▶ WHAT YOU ARE ASKED TO DO
Below are entries; output exactly the lines from the one with "instruments: 0=Tom, 1=HiHat, 2=Bass, 3=Kick" to the one with "Kick: x....x........x.", both included, and nothing else.
————————
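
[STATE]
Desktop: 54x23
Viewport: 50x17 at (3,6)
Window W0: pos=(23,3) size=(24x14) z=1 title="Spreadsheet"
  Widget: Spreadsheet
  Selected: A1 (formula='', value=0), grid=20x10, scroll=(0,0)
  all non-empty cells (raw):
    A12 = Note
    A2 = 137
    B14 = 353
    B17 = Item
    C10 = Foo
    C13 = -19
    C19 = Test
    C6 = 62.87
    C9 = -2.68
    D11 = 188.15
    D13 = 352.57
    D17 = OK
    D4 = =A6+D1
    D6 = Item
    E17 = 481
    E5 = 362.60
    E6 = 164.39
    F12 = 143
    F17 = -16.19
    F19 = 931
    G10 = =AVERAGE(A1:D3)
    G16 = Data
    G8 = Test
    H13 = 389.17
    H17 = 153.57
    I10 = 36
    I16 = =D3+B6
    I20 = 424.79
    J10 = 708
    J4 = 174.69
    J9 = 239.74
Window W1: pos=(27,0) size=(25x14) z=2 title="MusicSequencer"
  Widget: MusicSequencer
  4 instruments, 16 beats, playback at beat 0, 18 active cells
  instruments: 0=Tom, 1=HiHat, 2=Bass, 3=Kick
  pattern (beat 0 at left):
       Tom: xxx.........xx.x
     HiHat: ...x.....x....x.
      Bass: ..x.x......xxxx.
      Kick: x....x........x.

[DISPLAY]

                    ┃A1:┃  Bass··█·█······████· ┃ 
                    ┃   ┃  Kick█····█········█· ┃ 
                    ┃---┃                       ┃ 
                    ┃  1┃                       ┃ 
                    ┃  2┃                       ┃ 
                    ┃  3┃                       ┃ 
                    ┃  4┃                       ┃ 
                    ┃  5┗━━━━━━━━━━━━━━━━━━━━━━━┛ 
                    ┃  6        0       0  ┃      
                    ┃  7        0       0  ┃      
                    ┗━━━━━━━━━━━━━━━━━━━━━━┛      
                                                  
                                                  
                                                  
                                                  
                                                  
                                                  


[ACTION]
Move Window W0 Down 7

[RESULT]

                        ┃  Bass··█·█······████· ┃ 
                        ┃  Kick█····█········█· ┃ 
                        ┃                       ┃ 
                    ┏━━━┃                       ┃ 
                    ┃ Sp┃                       ┃ 
                    ┠───┃                       ┃ 
                    ┃A1:┃                       ┃ 
                    ┃   ┗━━━━━━━━━━━━━━━━━━━━━━━┛ 
                    ┃----------------------┃      
                    ┃  1      [0]       0  ┃      
                    ┃  2      137       0  ┃      
                    ┃  3        0       0  ┃      
                    ┃  4        0       0  ┃      
                    ┃  5        0       0  ┃      
                    ┃  6        0       0  ┃      
                    ┃  7        0       0  ┃      
                    ┗━━━━━━━━━━━━━━━━━━━━━━┛      


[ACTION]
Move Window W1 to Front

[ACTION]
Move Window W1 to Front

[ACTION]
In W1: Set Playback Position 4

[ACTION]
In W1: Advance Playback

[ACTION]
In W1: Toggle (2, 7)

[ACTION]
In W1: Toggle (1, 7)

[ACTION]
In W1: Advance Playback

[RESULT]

                        ┃  Bass··█·█··█···████· ┃ 
                        ┃  Kick█····█········█· ┃ 
                        ┃                       ┃ 
                    ┏━━━┃                       ┃ 
                    ┃ Sp┃                       ┃ 
                    ┠───┃                       ┃ 
                    ┃A1:┃                       ┃ 
                    ┃   ┗━━━━━━━━━━━━━━━━━━━━━━━┛ 
                    ┃----------------------┃      
                    ┃  1      [0]       0  ┃      
                    ┃  2      137       0  ┃      
                    ┃  3        0       0  ┃      
                    ┃  4        0       0  ┃      
                    ┃  5        0       0  ┃      
                    ┃  6        0       0  ┃      
                    ┃  7        0       0  ┃      
                    ┗━━━━━━━━━━━━━━━━━━━━━━┛      


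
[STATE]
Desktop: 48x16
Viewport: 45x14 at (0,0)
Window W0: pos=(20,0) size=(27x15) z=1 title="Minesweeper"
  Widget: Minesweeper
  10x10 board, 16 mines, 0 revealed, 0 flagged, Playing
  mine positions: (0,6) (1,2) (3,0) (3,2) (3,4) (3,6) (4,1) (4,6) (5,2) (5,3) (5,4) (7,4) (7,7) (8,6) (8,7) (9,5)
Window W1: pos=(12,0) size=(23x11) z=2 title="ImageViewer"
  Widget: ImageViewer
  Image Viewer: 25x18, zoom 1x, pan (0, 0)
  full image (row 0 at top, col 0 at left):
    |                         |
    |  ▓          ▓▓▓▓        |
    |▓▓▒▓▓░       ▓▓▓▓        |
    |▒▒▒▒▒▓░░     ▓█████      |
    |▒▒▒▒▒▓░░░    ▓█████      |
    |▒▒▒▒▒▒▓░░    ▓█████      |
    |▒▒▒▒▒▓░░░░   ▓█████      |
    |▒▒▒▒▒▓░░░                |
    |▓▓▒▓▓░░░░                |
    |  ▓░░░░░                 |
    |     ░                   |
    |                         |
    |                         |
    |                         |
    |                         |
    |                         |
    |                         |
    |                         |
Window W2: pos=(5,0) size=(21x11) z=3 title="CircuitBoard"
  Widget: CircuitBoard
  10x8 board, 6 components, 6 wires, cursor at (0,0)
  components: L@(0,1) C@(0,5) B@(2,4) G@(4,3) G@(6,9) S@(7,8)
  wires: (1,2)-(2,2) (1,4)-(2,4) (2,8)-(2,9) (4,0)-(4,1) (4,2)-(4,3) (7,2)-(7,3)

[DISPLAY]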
————————
▶ SOLUTION TO THIS TASK
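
  instruments: 0=Tom, 1=HiHat, 2=Bass, 3=Kick
  pattern (beat 0 at left):
       Tom: xxx.........xx.x
     HiHat: ...x.....x....x.
      Bass: ..x.x......xxxx.
      Kick: x....x........x.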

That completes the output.